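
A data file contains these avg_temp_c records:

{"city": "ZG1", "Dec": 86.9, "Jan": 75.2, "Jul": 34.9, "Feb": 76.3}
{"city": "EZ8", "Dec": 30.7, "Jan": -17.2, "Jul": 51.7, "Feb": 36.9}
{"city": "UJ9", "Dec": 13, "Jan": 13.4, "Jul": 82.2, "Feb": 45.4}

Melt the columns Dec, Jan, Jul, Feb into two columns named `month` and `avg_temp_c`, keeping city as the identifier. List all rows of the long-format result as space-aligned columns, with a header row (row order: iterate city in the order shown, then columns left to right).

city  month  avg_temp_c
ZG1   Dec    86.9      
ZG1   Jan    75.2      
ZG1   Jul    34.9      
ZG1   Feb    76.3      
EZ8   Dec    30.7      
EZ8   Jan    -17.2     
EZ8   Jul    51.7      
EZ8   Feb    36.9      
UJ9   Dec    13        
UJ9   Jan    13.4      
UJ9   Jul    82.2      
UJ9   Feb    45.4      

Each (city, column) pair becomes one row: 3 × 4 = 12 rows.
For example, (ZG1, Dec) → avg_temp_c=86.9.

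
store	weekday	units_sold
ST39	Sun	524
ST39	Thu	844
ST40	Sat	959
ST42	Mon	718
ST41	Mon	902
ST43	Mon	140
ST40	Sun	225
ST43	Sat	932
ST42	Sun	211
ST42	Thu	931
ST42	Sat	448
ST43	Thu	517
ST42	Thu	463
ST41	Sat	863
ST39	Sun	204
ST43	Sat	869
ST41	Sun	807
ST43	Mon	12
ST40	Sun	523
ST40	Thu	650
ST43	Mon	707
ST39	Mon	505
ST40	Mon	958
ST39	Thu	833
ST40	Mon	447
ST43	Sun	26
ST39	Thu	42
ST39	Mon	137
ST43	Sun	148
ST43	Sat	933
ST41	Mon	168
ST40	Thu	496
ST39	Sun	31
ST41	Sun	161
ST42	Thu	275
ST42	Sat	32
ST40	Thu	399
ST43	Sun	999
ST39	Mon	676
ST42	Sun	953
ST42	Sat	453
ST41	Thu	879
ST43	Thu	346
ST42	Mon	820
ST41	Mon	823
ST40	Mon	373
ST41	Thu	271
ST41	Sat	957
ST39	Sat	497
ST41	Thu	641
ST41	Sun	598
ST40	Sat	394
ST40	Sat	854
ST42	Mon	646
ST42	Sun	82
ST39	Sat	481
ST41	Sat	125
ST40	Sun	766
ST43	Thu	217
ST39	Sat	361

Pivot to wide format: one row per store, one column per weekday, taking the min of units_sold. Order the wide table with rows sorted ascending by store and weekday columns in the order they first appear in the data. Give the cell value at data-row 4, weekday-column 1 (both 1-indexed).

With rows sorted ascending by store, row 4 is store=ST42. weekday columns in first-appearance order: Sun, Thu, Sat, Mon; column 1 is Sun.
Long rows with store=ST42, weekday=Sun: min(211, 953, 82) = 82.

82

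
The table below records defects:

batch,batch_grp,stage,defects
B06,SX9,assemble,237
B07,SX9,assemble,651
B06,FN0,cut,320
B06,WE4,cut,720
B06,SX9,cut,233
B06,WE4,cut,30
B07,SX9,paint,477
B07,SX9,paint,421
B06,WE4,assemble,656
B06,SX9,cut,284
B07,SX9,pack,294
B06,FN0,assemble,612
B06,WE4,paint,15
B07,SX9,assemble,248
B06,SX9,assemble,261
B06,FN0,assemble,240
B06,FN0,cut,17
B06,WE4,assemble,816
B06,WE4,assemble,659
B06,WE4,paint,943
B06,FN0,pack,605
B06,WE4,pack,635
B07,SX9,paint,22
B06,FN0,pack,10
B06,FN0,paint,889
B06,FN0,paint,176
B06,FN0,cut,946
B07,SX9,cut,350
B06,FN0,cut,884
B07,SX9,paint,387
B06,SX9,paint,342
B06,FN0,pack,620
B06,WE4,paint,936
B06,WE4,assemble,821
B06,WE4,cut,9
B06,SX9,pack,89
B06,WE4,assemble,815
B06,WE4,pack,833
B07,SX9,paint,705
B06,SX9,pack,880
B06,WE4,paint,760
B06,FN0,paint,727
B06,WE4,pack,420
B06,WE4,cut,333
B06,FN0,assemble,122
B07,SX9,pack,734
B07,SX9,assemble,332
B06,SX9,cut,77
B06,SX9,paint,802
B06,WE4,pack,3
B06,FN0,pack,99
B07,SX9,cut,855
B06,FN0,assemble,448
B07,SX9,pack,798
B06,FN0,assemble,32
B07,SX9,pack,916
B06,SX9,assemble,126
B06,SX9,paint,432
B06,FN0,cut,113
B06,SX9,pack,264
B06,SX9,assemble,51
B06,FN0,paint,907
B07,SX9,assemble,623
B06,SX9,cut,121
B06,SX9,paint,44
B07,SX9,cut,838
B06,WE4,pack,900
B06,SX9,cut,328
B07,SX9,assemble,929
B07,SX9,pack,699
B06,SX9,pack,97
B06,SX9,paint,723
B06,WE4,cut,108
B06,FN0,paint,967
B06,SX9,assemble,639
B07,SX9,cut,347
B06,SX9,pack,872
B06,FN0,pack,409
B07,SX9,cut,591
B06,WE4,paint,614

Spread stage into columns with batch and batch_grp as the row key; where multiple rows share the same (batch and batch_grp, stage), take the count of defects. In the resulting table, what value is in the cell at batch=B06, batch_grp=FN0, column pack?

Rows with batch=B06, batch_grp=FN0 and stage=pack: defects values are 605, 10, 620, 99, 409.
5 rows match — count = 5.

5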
..........
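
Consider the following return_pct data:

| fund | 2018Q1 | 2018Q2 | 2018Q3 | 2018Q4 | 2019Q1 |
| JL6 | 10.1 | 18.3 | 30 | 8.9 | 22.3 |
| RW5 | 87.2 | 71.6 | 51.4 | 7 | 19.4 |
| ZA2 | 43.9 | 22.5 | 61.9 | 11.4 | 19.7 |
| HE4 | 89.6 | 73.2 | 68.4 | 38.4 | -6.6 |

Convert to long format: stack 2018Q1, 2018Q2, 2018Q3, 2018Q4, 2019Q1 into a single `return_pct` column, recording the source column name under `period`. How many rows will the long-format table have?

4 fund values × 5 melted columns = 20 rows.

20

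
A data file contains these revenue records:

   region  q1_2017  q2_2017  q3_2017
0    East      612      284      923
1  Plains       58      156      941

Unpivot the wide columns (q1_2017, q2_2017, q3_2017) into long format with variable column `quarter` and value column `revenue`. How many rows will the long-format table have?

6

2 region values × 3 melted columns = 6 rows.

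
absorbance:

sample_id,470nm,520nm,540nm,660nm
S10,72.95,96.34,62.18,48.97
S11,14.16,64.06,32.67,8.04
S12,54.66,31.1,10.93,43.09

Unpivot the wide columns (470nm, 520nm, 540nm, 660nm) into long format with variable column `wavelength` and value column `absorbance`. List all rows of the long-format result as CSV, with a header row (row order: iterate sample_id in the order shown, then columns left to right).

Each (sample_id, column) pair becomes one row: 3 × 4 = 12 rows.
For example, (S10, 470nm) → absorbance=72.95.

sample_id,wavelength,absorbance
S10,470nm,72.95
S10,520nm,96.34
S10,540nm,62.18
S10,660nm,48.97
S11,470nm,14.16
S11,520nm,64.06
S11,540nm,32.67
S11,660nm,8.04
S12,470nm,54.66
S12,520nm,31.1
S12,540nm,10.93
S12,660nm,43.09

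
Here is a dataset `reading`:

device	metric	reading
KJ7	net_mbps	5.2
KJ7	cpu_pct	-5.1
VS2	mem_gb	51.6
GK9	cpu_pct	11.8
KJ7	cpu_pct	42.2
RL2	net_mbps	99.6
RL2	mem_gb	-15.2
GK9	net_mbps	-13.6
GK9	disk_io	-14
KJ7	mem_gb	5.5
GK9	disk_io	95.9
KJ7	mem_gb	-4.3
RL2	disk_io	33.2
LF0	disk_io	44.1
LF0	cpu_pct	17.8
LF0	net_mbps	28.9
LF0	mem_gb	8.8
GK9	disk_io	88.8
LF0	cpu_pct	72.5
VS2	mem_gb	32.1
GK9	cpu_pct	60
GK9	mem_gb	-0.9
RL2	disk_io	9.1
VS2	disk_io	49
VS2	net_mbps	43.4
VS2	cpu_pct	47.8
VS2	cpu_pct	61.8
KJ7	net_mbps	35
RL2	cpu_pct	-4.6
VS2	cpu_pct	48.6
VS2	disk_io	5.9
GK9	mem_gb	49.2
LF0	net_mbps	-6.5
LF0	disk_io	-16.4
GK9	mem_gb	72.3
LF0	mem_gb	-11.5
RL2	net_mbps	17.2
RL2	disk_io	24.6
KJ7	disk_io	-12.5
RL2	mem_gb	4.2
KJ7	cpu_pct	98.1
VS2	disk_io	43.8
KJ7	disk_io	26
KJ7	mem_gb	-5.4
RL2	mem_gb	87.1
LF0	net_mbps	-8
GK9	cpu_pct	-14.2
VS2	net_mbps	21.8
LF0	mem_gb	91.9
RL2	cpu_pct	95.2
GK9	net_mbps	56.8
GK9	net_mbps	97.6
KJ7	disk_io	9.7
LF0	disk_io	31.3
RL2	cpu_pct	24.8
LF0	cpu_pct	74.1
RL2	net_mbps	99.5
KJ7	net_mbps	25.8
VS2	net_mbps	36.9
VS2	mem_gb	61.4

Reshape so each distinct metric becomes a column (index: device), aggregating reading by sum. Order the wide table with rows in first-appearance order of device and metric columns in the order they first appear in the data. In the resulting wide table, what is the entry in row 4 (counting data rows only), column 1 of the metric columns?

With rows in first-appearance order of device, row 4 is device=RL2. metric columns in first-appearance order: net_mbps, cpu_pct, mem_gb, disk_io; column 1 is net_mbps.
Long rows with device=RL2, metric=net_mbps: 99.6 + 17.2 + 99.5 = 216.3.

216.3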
..........
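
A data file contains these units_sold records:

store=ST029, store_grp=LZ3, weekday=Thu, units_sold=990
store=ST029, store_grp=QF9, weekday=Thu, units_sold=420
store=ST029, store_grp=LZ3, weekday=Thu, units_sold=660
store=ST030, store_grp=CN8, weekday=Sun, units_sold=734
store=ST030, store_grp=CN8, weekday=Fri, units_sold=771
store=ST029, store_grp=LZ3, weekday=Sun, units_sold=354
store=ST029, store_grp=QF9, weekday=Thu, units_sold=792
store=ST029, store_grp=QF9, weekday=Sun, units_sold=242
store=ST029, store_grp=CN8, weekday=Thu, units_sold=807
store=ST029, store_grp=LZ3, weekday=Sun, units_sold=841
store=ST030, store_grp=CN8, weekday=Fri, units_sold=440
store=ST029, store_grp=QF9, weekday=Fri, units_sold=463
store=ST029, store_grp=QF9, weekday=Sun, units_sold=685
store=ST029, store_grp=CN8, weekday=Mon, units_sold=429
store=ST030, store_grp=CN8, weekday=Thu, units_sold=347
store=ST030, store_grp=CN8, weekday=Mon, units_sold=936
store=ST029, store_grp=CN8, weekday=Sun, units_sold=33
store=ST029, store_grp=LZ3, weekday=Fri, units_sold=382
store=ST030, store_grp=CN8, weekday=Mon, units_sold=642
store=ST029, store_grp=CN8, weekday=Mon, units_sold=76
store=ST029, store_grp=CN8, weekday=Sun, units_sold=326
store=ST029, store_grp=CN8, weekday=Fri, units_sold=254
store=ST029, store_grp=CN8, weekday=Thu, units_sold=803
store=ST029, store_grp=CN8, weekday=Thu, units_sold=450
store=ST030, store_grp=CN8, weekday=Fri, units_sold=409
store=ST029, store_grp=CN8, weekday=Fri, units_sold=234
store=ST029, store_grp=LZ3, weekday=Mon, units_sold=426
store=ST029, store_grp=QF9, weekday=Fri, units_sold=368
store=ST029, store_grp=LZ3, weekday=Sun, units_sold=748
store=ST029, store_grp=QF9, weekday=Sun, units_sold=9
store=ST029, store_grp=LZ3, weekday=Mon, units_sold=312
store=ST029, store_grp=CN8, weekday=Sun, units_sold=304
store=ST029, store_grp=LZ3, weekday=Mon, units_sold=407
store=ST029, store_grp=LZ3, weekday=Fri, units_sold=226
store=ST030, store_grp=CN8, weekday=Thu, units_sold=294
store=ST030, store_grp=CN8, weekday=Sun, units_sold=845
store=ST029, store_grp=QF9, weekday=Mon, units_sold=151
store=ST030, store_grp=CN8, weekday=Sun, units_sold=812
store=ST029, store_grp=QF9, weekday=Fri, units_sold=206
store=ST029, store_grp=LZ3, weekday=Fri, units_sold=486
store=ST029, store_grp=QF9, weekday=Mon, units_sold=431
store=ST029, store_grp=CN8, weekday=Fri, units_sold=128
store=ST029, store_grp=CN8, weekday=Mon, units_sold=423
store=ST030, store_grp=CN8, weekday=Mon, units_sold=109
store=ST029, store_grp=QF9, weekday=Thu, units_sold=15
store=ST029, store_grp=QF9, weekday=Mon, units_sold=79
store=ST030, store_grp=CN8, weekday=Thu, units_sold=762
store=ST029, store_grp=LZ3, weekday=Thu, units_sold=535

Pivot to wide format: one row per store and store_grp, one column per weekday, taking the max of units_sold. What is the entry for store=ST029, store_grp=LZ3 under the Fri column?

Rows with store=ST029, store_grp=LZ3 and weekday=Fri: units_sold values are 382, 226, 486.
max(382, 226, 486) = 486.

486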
..........
▶ [What needs to be done]
Lines in the data that hold "file" must be located and copied.

▶ [Answer to this exercise]
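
A data file contains these avg_temp_c records:
A data file contains these revenue records:
A data file contains these units_sold records: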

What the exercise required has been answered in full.